▸ **REQUIREMENT**
Only the closing stretch of the material belongs in the answer: the line containing "Application VP-505064 was" and every line after it, copied exactly.

▸ **SOURCE INFORMATION**
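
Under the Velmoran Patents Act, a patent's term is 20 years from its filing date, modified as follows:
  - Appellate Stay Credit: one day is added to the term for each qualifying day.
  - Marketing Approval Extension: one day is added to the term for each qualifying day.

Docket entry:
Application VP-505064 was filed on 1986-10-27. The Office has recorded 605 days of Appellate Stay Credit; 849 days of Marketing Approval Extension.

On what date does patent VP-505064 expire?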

▸ **TASK RESPONSE**
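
Application VP-505064 was filed on 1986-10-27. The Office has recorded 605 days of Appellate Stay Credit; 849 days of Marketing Approval Extension.

On what date does patent VP-505064 expire?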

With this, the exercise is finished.